DATA EXCERPTS:
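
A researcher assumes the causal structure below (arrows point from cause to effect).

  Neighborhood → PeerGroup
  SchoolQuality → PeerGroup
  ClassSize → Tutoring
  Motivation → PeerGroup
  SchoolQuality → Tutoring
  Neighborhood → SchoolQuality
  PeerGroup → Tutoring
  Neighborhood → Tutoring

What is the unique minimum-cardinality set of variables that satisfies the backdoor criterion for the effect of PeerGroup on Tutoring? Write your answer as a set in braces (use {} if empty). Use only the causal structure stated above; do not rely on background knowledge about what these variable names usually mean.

{Neighborhood, SchoolQuality}

Variables eligible for adjustment (non-descendants of PeerGroup, excluding PeerGroup and Tutoring): {ClassSize, Motivation, Neighborhood, SchoolQuality}.
Backdoor paths from PeerGroup to Tutoring:
  P1: PeerGroup <- Neighborhood -> SchoolQuality -> Tutoring
  P2: PeerGroup <- Neighborhood -> Tutoring
  P3: PeerGroup <- SchoolQuality <- Neighborhood -> Tutoring
  P4: PeerGroup <- SchoolQuality -> Tutoring
The empty set is not sufficient: P1 (PeerGroup <- Neighborhood -> SchoolQuality -> Tutoring) has no collider blocking it and no conditioned non-collider, so it is open.
Try {Neighborhood, SchoolQuality}:
  P1: blocked at fork node Neighborhood ∈ conditioning set.
  P2: blocked at fork node Neighborhood ∈ conditioning set.
  P3: blocked at chain node SchoolQuality ∈ conditioning set.
  P4: blocked at fork node SchoolQuality ∈ conditioning set.
{Neighborhood, SchoolQuality} contains no descendant of PeerGroup and blocks every backdoor path.
Every element of {Neighborhood, SchoolQuality} is needed (dropping Neighborhood leaves P2 open; dropping SchoolQuality leaves P4 open), so no proper subset is valid.
Among all size-2 subsets of the eligible variables, only {Neighborhood, SchoolQuality} blocks every backdoor path, so it is the unique smallest valid adjustment set.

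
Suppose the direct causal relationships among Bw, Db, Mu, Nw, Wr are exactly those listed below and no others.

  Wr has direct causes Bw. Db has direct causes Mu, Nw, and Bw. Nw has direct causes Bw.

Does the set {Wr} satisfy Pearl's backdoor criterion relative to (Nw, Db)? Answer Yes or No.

Backdoor paths from Nw to Db (paths whose first edge points into Nw):
  P1: Nw <- Bw -> Db
Condition 1 (no descendant of Nw in the set): holds — descendants of Nw are {Db}; none are in {Wr}.
Condition 2 (every backdoor path blocked by {Wr}):
  P1: open — no interior node is in the conditioning set.
{Wr} does not satisfy the backdoor criterion.

No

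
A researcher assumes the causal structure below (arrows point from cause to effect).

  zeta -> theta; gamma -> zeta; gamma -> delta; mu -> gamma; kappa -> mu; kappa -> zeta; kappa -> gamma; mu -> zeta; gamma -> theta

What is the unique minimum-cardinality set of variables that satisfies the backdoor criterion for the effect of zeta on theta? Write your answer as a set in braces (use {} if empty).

{gamma}

Variables eligible for adjustment (non-descendants of zeta, excluding zeta and theta): {delta, gamma, kappa, mu}.
Backdoor paths from zeta to theta:
  P1: zeta <- kappa -> mu -> gamma -> theta
  P2: zeta <- kappa -> gamma -> theta
  P3: zeta <- mu <- kappa -> gamma -> theta
  P4: zeta <- mu -> gamma -> theta
  P5: zeta <- gamma -> theta
The empty set is not sufficient: P1 (zeta <- kappa -> mu -> gamma -> theta) has no collider blocking it and no conditioned non-collider, so it is open.
Try {gamma}:
  P1: blocked at chain node gamma ∈ conditioning set.
  P2: blocked at chain node gamma ∈ conditioning set.
  P3: blocked at chain node gamma ∈ conditioning set.
  P4: blocked at chain node gamma ∈ conditioning set.
  P5: blocked at fork node gamma ∈ conditioning set.
{gamma} contains no descendant of zeta and blocks every backdoor path.
No other singleton works — e.g. {kappa} leaves P4 open — so {gamma} is the unique smallest valid adjustment set.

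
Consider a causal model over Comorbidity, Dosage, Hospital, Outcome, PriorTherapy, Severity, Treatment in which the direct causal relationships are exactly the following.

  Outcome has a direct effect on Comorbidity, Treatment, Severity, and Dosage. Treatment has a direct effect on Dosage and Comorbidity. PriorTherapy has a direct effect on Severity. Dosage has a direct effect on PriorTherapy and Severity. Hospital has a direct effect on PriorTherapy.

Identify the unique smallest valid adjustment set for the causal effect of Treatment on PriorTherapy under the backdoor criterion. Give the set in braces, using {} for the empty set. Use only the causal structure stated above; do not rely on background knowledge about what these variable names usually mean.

{Outcome}

Variables eligible for adjustment (non-descendants of Treatment, excluding Treatment and PriorTherapy): {Hospital, Outcome}.
Backdoor paths from Treatment to PriorTherapy:
  P1: Treatment <- Outcome -> Dosage -> PriorTherapy
  P2: Treatment <- Outcome -> Dosage -> Severity <- PriorTherapy
  P3: Treatment <- Outcome -> Severity <- Dosage -> PriorTherapy
  P4: Treatment <- Outcome -> Severity <- PriorTherapy
The empty set is not sufficient: P1 (Treatment <- Outcome -> Dosage -> PriorTherapy) has no collider blocking it and no conditioned non-collider, so it is open.
Try {Outcome}:
  P1: blocked at fork node Outcome ∈ conditioning set.
  P2: blocked at fork node Outcome ∈ conditioning set.
  P3: blocked at fork node Outcome ∈ conditioning set.
  P4: blocked at fork node Outcome ∈ conditioning set.
{Outcome} contains no descendant of Treatment and blocks every backdoor path.
No other singleton works — e.g. {Hospital} leaves P1 open — so {Outcome} is the unique smallest valid adjustment set.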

WHAT THE TASK ASKS: Looking at the entries above, copy out every line in which "relationships" occurs.

RESPONSE TO THE TASK:
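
Suppose the direct causal relationships among Bw, Db, Mu, Nw, Wr are exactly those listed below and no others.
Consider a causal model over Comorbidity, Dosage, Hospital, Outcome, PriorTherapy, Severity, Treatment in which the direct causal relationships are exactly the following.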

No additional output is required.